***** INPUT DATA

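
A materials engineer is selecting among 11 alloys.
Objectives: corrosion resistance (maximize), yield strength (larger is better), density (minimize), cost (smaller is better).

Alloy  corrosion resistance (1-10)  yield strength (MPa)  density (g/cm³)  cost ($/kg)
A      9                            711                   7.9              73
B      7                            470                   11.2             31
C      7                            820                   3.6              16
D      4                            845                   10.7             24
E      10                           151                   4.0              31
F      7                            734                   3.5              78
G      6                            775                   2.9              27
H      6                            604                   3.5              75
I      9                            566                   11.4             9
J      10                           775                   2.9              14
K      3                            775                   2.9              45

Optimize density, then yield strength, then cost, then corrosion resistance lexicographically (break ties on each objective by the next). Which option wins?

First minimize density: best is 2.9, kept {G, J, K}.
Then maximize yield strength: best is 775, kept {G, J, K}.
Then minimize cost: best is 14, kept {J}.

J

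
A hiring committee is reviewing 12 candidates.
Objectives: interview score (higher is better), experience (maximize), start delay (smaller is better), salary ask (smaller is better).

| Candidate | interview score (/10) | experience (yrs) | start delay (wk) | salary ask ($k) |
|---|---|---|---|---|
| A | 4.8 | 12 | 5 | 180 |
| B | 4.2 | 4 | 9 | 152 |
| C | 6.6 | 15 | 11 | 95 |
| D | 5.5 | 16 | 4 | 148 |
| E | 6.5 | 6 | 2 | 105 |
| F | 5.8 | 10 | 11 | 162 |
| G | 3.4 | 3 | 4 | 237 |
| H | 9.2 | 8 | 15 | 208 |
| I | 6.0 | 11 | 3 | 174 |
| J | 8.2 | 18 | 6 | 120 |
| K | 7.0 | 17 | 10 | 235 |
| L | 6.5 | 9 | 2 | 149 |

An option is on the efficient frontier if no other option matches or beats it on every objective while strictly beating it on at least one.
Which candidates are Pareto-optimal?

A: dominated by D (interview score 5.5≥4.8, experience 16≥12, start delay 4≤5, salary ask 148≤180).
B: dominated by D (interview score 5.5≥4.2, experience 16≥4, start delay 4≤9, salary ask 148≤152).
C: not dominated (best salary ask).
D: not dominated.
E: not dominated.
F: dominated by C (interview score 6.6≥5.8, experience 15≥10, start delay 11≤11, salary ask 95≤162).
G: dominated by D (interview score 5.5≥3.4, experience 16≥3, start delay 4≤4, salary ask 148≤237).
H: not dominated (best interview score).
I: not dominated.
J: not dominated (best experience).
K: dominated by J (interview score 8.2≥7.0, experience 18≥17, start delay 6≤10, salary ask 120≤235).
L: not dominated.

C, D, E, H, I, J, L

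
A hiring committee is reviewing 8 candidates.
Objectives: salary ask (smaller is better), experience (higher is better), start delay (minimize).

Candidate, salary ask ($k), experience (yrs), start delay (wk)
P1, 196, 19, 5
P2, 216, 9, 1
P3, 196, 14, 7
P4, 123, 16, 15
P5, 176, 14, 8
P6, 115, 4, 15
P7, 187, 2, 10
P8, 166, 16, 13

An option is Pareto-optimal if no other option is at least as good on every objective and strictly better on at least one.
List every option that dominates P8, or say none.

P1: worse on salary ask (196 vs 166).
P2: worse on salary ask (216 vs 166).
P3: worse on salary ask (196 vs 166).
P4: worse on start delay (15 vs 13).
P5: worse on salary ask (176 vs 166).
P6: worse on experience (4 vs 16).
P7: worse on salary ask (187 vs 166).
No option dominates P8.

none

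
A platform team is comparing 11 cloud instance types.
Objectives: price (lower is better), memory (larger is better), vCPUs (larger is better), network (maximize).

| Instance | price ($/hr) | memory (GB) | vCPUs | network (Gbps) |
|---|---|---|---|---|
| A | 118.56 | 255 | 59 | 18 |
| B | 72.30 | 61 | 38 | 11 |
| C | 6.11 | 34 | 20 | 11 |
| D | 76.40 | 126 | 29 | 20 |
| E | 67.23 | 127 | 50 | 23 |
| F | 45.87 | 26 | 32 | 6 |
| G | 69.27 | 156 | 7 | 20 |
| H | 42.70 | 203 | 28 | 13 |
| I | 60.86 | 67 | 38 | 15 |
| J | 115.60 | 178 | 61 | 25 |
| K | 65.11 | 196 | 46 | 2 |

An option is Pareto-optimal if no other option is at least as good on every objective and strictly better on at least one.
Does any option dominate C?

A: worse on price (118.56 vs 6.11).
B: worse on price (72.30 vs 6.11).
D: worse on price (76.40 vs 6.11).
E: worse on price (67.23 vs 6.11).
F: worse on price (45.87 vs 6.11).
G: worse on price (69.27 vs 6.11).
H: worse on price (42.70 vs 6.11).
I: worse on price (60.86 vs 6.11).
J: worse on price (115.60 vs 6.11).
K: worse on price (65.11 vs 6.11).
No option is at least as good as C on every objective and strictly better on one.

No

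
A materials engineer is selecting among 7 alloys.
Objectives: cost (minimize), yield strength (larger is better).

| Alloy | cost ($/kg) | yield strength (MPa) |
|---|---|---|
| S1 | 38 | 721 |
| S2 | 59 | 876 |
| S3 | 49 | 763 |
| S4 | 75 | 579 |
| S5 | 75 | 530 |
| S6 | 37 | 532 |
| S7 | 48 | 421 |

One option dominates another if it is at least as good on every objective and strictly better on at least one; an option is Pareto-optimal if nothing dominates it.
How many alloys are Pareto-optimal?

S1: not dominated.
S2: not dominated (best yield strength).
S3: not dominated.
S4: dominated by S1 (cost 38≤75, yield strength 721≥579).
S5: dominated by S1 (cost 38≤75, yield strength 721≥530).
S6: not dominated (best cost).
S7: dominated by S1 (cost 38≤48, yield strength 721≥421).
Pareto-optimal: S1, S2, S3, S6 → 4.

4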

**********

=== AIM OF THE TASK ===
Copy, character for character, the lines from the line that holds "S3 | 49 | 763 |" through the final line of the records above.

=== RESPONSE ===
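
| S3 | 49 | 763 |
| S4 | 75 | 579 |
| S5 | 75 | 530 |
| S6 | 37 | 532 |
| S7 | 48 | 421 |

One option dominates another if it is at least as good on every objective and strictly better on at least one; an option is Pareto-optimal if nothing dominates it.
How many alloys are Pareto-optimal?

S1: not dominated.
S2: not dominated (best yield strength).
S3: not dominated.
S4: dominated by S1 (cost 38≤75, yield strength 721≥579).
S5: dominated by S1 (cost 38≤75, yield strength 721≥530).
S6: not dominated (best cost).
S7: dominated by S1 (cost 38≤48, yield strength 721≥421).
Pareto-optimal: S1, S2, S3, S6 → 4.

4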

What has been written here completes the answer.